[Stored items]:
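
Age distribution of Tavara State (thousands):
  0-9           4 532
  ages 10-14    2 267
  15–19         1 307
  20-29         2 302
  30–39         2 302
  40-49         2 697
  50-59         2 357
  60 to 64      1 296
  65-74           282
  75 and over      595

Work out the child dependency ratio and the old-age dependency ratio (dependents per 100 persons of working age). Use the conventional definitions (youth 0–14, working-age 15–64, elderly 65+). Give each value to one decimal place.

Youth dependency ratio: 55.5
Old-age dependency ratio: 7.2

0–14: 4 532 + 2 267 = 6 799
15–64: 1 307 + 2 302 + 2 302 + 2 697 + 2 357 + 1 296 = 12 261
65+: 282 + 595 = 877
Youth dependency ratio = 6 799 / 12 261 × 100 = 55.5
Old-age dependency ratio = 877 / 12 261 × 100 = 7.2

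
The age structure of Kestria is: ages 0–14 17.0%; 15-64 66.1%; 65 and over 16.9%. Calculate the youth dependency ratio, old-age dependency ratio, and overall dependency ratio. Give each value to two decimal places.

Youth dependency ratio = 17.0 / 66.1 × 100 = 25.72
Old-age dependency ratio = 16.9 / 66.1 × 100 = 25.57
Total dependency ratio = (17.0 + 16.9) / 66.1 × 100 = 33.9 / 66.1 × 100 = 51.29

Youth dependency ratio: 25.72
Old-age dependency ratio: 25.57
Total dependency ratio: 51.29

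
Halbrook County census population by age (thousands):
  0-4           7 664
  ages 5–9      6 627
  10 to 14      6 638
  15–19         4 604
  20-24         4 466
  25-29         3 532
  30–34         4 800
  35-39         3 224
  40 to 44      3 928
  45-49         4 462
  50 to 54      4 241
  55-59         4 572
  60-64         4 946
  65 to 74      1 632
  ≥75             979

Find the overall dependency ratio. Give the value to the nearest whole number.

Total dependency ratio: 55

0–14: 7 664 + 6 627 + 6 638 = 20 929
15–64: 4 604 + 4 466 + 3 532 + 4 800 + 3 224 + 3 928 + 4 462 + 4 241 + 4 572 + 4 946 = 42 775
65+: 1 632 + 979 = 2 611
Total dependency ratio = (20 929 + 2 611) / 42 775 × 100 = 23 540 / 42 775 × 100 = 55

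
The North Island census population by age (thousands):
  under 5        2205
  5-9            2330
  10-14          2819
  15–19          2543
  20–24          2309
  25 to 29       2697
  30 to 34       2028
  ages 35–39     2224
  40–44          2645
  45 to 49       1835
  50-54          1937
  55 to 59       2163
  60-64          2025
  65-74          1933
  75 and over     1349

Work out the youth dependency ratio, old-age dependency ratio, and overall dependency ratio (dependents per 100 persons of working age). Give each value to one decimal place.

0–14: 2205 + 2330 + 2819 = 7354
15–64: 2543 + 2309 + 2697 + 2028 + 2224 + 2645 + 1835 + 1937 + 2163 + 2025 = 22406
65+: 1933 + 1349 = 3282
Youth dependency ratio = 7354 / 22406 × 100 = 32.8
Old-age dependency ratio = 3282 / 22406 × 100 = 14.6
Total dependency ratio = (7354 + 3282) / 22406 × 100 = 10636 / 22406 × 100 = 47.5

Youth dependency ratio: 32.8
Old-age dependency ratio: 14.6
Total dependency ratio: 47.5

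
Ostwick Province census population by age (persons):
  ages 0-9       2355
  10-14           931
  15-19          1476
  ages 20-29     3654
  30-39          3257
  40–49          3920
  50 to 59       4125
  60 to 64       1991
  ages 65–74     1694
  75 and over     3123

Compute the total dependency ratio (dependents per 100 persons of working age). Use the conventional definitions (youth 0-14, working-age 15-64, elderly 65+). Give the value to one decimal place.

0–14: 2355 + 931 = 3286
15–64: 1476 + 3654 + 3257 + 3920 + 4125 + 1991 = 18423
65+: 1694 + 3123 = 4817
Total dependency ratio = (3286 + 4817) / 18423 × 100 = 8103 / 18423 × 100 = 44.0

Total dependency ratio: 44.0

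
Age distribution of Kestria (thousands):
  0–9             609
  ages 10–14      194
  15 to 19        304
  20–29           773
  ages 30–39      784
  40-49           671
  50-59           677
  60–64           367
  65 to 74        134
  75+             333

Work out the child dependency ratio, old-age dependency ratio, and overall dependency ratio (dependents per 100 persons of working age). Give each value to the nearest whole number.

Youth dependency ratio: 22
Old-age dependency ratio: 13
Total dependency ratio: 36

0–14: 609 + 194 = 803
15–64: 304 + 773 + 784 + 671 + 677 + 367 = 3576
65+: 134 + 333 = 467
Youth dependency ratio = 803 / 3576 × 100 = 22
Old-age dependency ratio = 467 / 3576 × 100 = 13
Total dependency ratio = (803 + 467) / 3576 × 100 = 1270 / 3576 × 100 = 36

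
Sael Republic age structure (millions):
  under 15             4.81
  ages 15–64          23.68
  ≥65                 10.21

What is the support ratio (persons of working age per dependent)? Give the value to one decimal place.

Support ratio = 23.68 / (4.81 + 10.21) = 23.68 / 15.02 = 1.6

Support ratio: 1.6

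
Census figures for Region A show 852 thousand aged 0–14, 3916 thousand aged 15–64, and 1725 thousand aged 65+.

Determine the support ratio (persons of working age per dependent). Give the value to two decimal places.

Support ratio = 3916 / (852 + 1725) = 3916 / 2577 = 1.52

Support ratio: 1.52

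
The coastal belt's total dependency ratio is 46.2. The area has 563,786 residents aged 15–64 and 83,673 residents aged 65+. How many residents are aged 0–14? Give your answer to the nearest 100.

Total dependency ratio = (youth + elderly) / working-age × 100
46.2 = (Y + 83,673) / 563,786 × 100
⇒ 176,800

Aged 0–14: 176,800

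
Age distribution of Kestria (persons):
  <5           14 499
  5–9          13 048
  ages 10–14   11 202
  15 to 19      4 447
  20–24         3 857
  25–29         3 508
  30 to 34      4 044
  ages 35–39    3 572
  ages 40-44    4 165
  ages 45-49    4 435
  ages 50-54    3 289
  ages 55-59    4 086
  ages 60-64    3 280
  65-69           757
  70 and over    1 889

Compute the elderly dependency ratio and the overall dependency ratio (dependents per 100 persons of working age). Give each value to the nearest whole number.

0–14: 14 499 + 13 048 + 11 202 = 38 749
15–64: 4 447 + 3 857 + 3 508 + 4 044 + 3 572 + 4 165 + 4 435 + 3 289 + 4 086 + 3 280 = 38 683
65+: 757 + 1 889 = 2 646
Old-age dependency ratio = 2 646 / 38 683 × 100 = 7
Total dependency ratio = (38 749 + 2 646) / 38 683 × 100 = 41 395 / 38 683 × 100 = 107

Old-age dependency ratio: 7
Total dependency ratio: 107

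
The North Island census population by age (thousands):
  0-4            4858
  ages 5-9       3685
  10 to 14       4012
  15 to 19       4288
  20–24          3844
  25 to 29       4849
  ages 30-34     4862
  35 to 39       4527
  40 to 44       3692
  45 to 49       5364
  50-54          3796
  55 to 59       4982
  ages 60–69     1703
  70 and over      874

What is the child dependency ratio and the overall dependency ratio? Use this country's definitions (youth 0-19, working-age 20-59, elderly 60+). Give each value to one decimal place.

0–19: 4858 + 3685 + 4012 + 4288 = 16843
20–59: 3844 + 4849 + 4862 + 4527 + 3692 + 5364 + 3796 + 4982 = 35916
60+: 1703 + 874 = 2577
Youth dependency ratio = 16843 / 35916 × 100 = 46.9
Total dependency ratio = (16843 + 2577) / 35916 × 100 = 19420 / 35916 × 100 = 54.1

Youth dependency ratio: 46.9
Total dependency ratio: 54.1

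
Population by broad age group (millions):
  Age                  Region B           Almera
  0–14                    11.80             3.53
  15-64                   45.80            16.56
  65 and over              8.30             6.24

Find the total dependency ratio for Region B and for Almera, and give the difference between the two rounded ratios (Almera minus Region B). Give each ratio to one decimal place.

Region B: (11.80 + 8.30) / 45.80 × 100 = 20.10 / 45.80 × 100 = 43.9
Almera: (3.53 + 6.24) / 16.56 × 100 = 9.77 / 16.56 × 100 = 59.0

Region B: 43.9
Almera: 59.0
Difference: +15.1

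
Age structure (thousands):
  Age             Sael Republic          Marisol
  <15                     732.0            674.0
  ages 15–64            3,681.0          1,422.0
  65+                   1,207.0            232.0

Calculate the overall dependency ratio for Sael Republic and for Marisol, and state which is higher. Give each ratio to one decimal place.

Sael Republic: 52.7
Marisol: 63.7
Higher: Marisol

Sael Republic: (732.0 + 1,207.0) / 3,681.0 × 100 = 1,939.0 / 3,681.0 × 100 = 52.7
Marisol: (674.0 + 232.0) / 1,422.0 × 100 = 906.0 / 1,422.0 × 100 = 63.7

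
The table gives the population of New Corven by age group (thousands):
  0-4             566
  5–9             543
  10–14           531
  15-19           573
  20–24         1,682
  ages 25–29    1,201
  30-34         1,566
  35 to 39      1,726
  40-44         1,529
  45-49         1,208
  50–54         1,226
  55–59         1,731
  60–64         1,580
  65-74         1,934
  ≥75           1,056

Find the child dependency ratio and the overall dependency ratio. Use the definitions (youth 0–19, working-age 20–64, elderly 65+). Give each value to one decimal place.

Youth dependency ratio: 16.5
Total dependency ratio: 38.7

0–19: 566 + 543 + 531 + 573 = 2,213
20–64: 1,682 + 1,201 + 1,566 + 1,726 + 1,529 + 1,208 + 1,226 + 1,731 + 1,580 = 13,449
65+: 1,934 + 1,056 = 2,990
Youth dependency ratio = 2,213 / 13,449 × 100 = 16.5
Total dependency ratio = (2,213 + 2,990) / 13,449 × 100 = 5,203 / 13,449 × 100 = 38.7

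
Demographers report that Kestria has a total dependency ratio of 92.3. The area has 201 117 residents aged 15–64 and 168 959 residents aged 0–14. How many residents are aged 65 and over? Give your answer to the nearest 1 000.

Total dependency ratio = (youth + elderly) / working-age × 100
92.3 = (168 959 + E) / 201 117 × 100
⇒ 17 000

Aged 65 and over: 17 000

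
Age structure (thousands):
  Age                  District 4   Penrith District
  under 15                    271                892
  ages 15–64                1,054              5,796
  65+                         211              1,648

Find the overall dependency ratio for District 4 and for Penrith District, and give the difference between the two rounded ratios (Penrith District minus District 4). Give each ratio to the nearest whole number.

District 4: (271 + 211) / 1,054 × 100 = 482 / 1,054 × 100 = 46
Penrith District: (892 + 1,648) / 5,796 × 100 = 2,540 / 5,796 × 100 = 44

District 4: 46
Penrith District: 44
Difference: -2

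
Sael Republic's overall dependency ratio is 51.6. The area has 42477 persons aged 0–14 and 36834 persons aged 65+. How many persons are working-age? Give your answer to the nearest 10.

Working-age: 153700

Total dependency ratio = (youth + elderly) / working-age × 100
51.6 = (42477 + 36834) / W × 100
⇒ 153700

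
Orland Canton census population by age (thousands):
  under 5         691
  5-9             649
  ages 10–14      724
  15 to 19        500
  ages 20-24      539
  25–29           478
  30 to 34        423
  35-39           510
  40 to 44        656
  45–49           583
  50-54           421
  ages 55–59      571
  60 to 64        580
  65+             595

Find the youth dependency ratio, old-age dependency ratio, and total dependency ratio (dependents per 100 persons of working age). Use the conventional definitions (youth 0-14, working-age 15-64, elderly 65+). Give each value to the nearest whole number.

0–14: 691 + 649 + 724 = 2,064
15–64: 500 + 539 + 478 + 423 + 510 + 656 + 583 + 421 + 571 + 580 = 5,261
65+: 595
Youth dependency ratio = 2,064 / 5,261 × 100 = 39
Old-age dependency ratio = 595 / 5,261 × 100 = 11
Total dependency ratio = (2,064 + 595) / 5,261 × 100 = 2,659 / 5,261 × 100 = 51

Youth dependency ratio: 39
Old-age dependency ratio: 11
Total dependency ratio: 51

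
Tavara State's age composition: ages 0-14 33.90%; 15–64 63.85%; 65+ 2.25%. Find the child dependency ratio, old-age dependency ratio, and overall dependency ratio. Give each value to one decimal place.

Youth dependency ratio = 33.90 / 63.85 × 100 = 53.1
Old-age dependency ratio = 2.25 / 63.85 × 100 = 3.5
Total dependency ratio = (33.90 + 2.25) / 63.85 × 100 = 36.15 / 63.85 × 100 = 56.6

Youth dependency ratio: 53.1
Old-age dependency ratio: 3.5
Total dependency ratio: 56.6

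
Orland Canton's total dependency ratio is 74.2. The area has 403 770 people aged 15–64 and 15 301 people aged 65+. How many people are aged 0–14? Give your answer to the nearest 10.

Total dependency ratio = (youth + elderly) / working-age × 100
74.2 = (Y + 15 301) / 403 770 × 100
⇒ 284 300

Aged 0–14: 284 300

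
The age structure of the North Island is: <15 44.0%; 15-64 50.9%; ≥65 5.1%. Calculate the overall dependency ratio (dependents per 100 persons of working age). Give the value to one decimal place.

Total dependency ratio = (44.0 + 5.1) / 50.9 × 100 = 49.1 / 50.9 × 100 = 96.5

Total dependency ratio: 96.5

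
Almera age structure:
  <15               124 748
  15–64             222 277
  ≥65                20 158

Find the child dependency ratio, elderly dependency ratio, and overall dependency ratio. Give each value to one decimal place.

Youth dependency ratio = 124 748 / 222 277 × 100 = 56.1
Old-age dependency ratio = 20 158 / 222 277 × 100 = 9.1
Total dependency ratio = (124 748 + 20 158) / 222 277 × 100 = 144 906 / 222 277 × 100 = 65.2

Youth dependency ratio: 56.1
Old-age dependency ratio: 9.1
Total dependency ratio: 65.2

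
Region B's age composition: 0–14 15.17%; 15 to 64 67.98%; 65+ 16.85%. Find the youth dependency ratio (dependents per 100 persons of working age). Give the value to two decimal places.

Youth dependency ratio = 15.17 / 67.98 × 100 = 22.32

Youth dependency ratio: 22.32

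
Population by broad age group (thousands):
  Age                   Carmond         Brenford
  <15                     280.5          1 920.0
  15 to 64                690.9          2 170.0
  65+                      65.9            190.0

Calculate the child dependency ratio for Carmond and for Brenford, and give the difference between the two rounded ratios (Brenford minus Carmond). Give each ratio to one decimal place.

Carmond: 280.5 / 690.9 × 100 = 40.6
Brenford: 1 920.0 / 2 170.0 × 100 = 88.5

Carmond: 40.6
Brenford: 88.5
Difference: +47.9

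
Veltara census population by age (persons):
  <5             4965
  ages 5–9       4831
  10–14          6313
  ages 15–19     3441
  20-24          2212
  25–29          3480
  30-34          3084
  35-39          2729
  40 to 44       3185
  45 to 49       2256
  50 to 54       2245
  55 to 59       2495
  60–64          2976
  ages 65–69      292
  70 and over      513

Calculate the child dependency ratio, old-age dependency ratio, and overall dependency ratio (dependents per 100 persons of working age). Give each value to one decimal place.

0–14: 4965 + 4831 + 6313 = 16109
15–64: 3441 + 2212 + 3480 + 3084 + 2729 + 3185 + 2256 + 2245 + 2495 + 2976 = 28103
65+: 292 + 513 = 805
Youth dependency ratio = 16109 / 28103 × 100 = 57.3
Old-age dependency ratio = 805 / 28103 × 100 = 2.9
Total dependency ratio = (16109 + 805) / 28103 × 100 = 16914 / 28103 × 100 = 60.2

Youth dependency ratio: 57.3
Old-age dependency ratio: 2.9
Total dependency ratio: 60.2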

[WHAT NEEDS TO BE DONE]:
Copy every line where the word "broad" is present in the entries above.

[ANSWER SPACE]:
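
Population by broad age group (millions):
Population by broad age group (thousands):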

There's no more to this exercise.